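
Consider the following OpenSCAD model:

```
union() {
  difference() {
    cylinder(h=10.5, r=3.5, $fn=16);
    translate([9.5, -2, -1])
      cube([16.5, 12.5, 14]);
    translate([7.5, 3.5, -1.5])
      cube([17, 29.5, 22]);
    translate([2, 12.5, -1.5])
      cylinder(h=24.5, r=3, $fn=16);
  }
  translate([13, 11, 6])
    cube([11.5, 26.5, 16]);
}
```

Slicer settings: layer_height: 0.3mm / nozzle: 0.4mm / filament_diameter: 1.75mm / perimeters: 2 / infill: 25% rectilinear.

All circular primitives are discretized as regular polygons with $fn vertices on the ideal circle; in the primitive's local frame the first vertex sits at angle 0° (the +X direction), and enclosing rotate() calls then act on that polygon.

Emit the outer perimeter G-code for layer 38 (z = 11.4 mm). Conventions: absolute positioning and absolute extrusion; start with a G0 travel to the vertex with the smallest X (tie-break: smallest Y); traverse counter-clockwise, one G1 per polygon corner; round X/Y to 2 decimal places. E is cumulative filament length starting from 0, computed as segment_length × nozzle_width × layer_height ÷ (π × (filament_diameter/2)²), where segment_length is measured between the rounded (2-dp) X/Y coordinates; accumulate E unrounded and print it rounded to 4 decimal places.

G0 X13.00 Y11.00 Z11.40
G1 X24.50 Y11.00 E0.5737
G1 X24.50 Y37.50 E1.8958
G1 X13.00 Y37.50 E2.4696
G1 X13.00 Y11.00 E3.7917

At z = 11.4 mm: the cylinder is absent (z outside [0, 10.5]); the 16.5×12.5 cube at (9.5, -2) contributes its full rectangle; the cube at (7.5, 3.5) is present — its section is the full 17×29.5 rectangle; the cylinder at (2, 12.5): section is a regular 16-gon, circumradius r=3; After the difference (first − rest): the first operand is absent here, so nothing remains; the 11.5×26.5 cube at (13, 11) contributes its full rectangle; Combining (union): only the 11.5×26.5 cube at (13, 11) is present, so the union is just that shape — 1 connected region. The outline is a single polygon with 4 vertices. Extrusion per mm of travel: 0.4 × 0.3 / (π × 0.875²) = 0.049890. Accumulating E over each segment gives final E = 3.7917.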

Exercise aim - The answer should be an exact copy of the data.

Solution to this problem -
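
Consider the following OpenSCAD model:

```
union() {
  difference() {
    cylinder(h=10.5, r=3.5, $fn=16);
    translate([9.5, -2, -1])
      cube([16.5, 12.5, 14]);
    translate([7.5, 3.5, -1.5])
      cube([17, 29.5, 22]);
    translate([2, 12.5, -1.5])
      cylinder(h=24.5, r=3, $fn=16);
  }
  translate([13, 11, 6])
    cube([11.5, 26.5, 16]);
}
```

Slicer settings: layer_height: 0.3mm / nozzle: 0.4mm / filament_diameter: 1.75mm / perimeters: 2 / infill: 25% rectilinear.

All circular primitives are discretized as regular polygons with $fn vertices on the ideal circle; in the primitive's local frame the first vertex sits at angle 0° (the +X direction), and enclosing rotate() calls then act on that polygon.

Emit the outer perimeter G-code for layer 38 (z = 11.4 mm). Conventions: absolute positioning and absolute extrusion; start with a G0 travel to the vertex with the smallest X (tie-break: smallest Y); traverse counter-clockwise, one G1 per polygon corner; round X/Y to 2 decimal places. E is cumulative filament length starting from 0, computed as segment_length × nozzle_width × layer_height ÷ (π × (filament_diameter/2)²), where segment_length is measured between the rounded (2-dp) X/Y coordinates; accumulate E unrounded and print it rounded to 4 decimal places.

G0 X13.00 Y11.00 Z11.40
G1 X24.50 Y11.00 E0.5737
G1 X24.50 Y37.50 E1.8958
G1 X13.00 Y37.50 E2.4696
G1 X13.00 Y11.00 E3.7917

At z = 11.4 mm: the cylinder is absent (z outside [0, 10.5]); the 16.5×12.5 cube at (9.5, -2) contributes its full rectangle; the cube at (7.5, 3.5) is present — its section is the full 17×29.5 rectangle; the cylinder at (2, 12.5): section is a regular 16-gon, circumradius r=3; After the difference (first − rest): the first operand is absent here, so nothing remains; the 11.5×26.5 cube at (13, 11) contributes its full rectangle; Combining (union): only the 11.5×26.5 cube at (13, 11) is present, so the union is just that shape — 1 connected region. The outline is a single polygon with 4 vertices. Extrusion per mm of travel: 0.4 × 0.3 / (π × 0.875²) = 0.049890. Accumulating E over each segment gives final E = 3.7917.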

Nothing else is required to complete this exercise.